+++ DATA SECTION

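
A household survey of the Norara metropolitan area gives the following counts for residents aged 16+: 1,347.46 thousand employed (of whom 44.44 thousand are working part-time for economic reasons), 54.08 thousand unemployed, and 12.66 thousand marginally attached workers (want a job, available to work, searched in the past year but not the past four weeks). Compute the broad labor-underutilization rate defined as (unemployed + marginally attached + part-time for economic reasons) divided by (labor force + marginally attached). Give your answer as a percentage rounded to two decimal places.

Broad underutilization rate ≈ 7.86%.

Labor force = 1,347.46 + 54.08 = 1,401.54 thousand.
Numerator = 54.08 + 12.66 + 44.44 = 111.18 thousand.
Denominator = 1,401.54 + 12.66 = 1,414.20 thousand.
Broad rate = 111.18 / 1,414.20 = 7.86%.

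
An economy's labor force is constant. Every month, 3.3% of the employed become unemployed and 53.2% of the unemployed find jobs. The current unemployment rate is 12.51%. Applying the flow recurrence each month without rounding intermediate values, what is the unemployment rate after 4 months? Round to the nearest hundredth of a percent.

Unemployment rate after four months ≈ 6.08%.

With a fixed labor force, u_{t+1} = u_t + s·(1−u_t) − f·u_t = u_t·(1−s−f) + s.
Here 1−s−f = 0.435 and s = 0.033.
u_1 = 0.125100 × 0.435 + 0.033 = 0.087418.
u_2 = 0.087418 × 0.435 + 0.033 = 0.071027.
u_3 = 0.071027 × 0.435 + 0.033 = 0.063897.
u_4 = 0.063897 × 0.435 + 0.033 = 0.060795.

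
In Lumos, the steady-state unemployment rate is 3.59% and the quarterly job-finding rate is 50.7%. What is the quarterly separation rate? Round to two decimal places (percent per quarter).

From u* = s/(s+f): s = u·f/(1−u).
s = 0.0359 × 50.7 / (1 − 0.0359) = 1.8201 / 0.9641 ≈ 1.89% per quarter.

Separation rate ≈ 1.89% per quarter.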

++++++

§ **AIM OF THE EXERCISE**:
Keep every word intact and transcribe the records in full.

§ **SOLUTION TO THE PROBLEM**:
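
A household survey of the Norara metropolitan area gives the following counts for residents aged 16+: 1,347.46 thousand employed (of whom 44.44 thousand are working part-time for economic reasons), 54.08 thousand unemployed, and 12.66 thousand marginally attached workers (want a job, available to work, searched in the past year but not the past four weeks). Compute the broad labor-underutilization rate defined as (unemployed + marginally attached + part-time for economic reasons) divided by (labor force + marginally attached). Give your answer as a percentage rounded to two decimal places.

Broad underutilization rate ≈ 7.86%.

Labor force = 1,347.46 + 54.08 = 1,401.54 thousand.
Numerator = 54.08 + 12.66 + 44.44 = 111.18 thousand.
Denominator = 1,401.54 + 12.66 = 1,414.20 thousand.
Broad rate = 111.18 / 1,414.20 = 7.86%.

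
An economy's labor force is constant. Every month, 3.3% of the employed become unemployed and 53.2% of the unemployed find jobs. The current unemployment rate is 12.51%. Applying the flow recurrence each month without rounding intermediate values, what is the unemployment rate after 4 months? Round to the nearest hundredth of a percent.

Unemployment rate after four months ≈ 6.08%.

With a fixed labor force, u_{t+1} = u_t + s·(1−u_t) − f·u_t = u_t·(1−s−f) + s.
Here 1−s−f = 0.435 and s = 0.033.
u_1 = 0.125100 × 0.435 + 0.033 = 0.087418.
u_2 = 0.087418 × 0.435 + 0.033 = 0.071027.
u_3 = 0.071027 × 0.435 + 0.033 = 0.063897.
u_4 = 0.063897 × 0.435 + 0.033 = 0.060795.

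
In Lumos, the steady-state unemployment rate is 3.59% and the quarterly job-finding rate is 50.7%. What is the quarterly separation rate? Round to two decimal places (percent per quarter).

From u* = s/(s+f): s = u·f/(1−u).
s = 0.0359 × 50.7 / (1 − 0.0359) = 1.8201 / 0.9641 ≈ 1.89% per quarter.

Separation rate ≈ 1.89% per quarter.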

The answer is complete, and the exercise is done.